- BRIEF
Write out, from the entries below, exactly the lines that run between the lines holding "A committee of 32" and "Dev ≻ Uma ≻ Grace", inclusive, and stop there.

- Stored dataset items

......

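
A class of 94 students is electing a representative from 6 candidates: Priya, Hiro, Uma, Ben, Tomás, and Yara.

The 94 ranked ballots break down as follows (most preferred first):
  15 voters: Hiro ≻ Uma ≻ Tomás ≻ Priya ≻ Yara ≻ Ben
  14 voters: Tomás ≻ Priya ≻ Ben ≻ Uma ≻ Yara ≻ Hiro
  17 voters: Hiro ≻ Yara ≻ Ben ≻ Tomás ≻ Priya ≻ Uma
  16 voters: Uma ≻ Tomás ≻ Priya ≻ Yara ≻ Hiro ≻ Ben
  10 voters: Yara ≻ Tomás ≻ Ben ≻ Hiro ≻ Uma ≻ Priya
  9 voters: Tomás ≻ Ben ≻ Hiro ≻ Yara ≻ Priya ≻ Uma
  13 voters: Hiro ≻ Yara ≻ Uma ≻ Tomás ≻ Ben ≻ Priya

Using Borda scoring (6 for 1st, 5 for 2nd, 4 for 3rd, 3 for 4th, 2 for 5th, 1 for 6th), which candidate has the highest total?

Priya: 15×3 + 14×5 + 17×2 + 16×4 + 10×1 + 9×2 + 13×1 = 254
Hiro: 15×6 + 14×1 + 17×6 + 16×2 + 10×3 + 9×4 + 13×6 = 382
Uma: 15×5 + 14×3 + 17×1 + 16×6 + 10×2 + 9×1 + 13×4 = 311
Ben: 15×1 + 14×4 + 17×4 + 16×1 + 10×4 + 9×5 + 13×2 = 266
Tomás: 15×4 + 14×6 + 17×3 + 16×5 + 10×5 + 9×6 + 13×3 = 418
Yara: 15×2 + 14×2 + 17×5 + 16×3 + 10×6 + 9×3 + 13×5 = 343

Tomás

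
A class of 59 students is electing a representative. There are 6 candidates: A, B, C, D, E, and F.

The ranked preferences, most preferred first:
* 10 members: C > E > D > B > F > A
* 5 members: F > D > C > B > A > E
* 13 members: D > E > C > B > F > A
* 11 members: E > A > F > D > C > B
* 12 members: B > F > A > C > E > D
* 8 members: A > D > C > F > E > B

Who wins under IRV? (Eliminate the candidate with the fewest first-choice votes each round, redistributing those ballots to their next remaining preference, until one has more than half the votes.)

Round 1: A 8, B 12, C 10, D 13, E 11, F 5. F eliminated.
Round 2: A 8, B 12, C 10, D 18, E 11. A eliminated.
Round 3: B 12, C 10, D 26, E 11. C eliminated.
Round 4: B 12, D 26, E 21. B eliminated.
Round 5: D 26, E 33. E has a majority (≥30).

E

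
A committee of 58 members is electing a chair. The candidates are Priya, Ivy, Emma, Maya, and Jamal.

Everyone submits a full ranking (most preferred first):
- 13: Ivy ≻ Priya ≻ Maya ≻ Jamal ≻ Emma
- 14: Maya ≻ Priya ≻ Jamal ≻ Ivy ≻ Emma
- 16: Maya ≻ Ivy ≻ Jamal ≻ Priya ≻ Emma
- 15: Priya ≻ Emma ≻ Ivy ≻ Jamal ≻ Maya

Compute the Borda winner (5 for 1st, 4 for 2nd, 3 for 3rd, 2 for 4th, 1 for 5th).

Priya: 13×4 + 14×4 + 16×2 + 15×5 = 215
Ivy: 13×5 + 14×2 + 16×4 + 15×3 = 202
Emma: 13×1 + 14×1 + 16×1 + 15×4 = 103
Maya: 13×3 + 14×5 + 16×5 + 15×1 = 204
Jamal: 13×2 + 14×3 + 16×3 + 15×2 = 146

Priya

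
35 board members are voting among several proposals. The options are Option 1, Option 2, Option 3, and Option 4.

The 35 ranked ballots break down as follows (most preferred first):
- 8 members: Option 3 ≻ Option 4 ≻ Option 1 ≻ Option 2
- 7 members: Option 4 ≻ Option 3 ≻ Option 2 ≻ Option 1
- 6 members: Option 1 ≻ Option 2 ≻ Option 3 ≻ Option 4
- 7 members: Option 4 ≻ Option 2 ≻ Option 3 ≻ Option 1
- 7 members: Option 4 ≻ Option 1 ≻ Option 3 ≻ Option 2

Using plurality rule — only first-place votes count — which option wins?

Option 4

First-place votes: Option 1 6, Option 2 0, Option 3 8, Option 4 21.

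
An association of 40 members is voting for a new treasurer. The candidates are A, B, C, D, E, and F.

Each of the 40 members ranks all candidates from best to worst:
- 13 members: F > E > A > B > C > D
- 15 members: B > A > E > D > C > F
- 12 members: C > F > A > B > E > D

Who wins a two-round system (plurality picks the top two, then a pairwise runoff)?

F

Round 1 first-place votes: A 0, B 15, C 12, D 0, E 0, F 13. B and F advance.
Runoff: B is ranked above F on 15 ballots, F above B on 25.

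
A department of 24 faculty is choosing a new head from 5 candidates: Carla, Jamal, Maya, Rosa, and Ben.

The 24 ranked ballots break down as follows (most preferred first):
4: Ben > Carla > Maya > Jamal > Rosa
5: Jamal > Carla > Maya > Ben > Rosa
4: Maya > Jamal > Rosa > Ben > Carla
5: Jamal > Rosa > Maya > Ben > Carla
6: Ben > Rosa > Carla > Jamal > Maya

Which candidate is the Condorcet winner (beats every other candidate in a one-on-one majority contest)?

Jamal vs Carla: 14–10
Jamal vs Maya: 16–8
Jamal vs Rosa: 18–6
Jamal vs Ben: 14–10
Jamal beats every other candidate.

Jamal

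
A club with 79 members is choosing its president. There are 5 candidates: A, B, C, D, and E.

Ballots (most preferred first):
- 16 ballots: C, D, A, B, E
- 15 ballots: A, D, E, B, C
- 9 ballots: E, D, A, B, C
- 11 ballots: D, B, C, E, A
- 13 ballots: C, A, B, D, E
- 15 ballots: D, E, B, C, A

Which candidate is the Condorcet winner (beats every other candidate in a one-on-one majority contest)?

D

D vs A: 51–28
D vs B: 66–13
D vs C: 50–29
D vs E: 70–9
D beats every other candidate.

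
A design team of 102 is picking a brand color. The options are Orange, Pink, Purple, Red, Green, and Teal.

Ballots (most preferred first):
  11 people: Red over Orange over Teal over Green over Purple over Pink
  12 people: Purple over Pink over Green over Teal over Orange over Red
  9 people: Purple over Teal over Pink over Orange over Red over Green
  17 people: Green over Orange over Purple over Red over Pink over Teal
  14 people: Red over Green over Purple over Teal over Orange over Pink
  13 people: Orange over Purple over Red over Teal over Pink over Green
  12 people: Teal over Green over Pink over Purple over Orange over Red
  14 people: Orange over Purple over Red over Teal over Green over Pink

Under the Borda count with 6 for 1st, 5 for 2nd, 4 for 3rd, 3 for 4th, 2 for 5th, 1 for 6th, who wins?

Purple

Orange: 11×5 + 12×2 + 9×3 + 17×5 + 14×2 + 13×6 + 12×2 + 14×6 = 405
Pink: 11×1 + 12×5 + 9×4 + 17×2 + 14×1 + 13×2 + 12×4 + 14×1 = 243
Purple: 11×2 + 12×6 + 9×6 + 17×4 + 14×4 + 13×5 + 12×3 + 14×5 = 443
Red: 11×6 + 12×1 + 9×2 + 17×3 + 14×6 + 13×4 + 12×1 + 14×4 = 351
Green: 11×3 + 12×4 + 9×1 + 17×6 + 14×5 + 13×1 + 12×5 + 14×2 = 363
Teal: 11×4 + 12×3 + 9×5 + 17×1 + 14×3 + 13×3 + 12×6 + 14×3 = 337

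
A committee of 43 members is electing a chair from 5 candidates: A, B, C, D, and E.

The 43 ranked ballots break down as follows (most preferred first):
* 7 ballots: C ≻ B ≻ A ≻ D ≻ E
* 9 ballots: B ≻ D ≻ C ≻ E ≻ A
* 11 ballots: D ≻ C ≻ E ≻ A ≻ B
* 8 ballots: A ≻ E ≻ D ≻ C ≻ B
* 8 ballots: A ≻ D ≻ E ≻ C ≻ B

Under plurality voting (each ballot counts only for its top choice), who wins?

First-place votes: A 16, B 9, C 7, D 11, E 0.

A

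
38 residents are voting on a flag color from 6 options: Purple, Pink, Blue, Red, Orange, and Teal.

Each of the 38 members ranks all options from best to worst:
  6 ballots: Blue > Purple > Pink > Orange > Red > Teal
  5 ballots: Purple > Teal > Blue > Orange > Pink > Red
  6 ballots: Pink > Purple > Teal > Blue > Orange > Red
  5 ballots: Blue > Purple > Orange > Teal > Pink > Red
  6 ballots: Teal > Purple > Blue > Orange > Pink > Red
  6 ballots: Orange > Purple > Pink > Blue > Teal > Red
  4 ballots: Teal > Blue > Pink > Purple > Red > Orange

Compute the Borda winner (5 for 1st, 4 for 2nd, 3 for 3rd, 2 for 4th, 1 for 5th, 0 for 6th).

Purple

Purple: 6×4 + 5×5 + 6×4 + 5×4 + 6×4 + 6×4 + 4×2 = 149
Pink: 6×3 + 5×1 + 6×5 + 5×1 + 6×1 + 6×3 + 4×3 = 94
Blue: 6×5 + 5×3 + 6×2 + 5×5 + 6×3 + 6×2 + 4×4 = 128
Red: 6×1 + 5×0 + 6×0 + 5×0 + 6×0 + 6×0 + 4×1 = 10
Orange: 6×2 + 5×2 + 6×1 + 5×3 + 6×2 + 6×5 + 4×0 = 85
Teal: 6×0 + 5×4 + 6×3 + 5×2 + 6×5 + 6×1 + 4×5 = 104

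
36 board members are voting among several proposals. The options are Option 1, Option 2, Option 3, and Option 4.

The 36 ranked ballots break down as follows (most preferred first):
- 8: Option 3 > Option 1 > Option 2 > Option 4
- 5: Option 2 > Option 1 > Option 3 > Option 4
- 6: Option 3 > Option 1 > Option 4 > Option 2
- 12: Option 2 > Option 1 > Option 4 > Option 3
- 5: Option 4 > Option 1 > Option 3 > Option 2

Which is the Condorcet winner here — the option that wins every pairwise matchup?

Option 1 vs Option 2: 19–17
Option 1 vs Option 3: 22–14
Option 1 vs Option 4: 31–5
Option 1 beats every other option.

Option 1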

......

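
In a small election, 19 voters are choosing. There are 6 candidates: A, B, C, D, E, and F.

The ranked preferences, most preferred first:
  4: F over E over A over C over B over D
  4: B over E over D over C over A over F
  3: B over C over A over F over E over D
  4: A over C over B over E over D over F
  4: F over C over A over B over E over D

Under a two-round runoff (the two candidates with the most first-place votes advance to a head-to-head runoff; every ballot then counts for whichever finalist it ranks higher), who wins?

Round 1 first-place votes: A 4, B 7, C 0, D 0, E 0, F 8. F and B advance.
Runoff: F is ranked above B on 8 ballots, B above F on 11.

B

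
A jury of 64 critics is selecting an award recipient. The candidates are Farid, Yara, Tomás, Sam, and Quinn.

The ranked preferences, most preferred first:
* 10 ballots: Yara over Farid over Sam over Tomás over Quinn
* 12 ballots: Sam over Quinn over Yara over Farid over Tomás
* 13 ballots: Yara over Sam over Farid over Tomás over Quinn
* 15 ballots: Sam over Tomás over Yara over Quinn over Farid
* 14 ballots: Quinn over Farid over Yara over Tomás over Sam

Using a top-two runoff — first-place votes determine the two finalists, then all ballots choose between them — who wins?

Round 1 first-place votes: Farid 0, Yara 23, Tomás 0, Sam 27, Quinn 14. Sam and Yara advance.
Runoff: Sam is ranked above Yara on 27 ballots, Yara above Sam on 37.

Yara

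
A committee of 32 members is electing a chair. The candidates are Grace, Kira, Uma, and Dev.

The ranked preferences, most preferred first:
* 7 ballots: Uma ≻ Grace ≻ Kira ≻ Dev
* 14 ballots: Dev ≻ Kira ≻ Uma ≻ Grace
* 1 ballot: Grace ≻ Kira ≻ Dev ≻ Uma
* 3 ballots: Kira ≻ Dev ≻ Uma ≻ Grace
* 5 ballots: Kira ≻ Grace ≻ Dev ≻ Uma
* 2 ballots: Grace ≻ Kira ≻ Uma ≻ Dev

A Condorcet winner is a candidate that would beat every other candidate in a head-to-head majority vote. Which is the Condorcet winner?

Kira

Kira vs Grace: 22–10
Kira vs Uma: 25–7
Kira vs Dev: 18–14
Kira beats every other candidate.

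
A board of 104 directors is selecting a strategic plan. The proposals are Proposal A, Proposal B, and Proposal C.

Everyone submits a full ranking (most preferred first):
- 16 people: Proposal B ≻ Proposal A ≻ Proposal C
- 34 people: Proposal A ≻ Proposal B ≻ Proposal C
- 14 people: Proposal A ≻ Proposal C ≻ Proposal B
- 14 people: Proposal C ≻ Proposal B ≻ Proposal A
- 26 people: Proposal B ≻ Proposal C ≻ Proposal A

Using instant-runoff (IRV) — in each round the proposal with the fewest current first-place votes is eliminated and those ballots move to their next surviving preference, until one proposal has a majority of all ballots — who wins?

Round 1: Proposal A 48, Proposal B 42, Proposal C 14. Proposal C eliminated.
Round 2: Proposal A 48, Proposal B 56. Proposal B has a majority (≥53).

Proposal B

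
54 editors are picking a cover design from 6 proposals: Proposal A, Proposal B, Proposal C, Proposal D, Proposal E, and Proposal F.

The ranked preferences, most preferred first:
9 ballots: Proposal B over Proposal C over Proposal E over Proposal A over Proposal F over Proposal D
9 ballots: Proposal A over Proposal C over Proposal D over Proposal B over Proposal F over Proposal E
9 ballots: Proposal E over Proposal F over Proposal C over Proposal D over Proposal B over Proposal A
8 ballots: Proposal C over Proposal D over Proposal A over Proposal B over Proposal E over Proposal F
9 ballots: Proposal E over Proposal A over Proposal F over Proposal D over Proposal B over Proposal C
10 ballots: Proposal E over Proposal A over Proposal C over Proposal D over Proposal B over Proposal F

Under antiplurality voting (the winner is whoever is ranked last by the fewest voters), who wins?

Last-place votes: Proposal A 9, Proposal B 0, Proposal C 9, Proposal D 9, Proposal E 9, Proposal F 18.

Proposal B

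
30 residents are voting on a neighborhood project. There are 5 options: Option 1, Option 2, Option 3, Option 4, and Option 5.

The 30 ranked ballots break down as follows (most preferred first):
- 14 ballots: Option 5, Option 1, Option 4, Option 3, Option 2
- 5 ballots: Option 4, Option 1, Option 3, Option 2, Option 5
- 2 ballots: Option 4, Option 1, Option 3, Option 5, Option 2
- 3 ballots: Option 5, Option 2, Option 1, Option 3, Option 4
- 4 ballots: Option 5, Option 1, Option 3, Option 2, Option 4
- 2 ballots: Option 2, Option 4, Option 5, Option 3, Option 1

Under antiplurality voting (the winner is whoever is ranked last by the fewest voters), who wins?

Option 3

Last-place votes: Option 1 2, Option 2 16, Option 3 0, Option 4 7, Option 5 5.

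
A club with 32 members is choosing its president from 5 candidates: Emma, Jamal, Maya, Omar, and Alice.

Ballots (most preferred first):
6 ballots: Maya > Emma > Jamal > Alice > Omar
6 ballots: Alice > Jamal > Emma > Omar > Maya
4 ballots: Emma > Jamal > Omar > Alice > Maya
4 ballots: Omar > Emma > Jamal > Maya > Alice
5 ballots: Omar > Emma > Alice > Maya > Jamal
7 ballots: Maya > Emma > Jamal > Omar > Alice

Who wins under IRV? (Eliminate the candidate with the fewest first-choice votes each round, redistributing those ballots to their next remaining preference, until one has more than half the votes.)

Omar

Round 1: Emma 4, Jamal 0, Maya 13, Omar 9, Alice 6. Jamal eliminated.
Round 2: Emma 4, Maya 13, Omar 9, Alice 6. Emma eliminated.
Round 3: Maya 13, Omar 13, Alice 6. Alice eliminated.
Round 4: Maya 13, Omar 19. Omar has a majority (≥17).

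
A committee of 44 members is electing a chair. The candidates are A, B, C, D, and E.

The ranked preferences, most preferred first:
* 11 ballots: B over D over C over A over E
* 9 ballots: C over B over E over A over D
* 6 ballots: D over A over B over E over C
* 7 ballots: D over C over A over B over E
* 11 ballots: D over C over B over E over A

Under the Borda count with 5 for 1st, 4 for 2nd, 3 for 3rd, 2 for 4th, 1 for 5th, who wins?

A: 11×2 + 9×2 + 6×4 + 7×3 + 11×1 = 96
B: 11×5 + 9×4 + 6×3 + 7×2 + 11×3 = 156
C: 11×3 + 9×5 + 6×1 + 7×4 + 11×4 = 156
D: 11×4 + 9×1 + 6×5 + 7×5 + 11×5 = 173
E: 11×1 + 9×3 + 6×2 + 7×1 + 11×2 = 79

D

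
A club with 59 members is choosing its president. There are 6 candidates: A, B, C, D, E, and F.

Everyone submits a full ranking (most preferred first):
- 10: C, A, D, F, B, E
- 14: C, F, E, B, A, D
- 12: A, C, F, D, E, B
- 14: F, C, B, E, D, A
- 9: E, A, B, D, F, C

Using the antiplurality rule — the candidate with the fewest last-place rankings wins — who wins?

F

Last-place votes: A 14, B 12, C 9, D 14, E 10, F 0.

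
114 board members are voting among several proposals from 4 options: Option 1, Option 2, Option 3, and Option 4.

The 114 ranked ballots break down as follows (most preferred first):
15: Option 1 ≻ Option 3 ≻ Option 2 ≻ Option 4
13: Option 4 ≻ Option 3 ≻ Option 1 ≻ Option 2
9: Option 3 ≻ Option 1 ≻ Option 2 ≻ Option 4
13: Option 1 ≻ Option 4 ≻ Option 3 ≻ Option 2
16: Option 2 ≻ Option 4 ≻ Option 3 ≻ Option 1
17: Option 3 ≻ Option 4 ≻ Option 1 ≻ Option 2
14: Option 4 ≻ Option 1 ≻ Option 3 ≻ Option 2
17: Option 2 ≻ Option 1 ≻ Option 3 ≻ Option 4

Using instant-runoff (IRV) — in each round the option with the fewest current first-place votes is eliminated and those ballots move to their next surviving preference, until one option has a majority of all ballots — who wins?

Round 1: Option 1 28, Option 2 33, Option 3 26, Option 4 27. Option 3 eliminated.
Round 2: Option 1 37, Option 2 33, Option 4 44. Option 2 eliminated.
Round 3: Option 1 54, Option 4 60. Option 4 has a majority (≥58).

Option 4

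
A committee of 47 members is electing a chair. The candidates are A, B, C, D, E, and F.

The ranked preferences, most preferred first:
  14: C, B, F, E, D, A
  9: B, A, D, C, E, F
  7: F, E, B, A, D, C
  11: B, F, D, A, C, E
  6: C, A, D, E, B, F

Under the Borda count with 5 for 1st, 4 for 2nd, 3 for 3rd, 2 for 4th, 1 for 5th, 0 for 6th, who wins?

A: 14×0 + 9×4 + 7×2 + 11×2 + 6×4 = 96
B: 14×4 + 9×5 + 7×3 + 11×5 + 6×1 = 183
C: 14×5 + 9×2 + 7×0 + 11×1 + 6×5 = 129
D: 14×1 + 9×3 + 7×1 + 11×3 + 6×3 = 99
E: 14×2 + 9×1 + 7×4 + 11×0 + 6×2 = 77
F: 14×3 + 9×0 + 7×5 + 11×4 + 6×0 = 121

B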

......

- OUTPUT
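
A committee of 32 members is electing a chair. The candidates are Grace, Kira, Uma, and Dev.

The ranked preferences, most preferred first:
* 7 ballots: Uma ≻ Grace ≻ Kira ≻ Dev
* 14 ballots: Dev ≻ Kira ≻ Uma ≻ Grace
* 1 ballot: Grace ≻ Kira ≻ Dev ≻ Uma
* 3 ballots: Kira ≻ Dev ≻ Uma ≻ Grace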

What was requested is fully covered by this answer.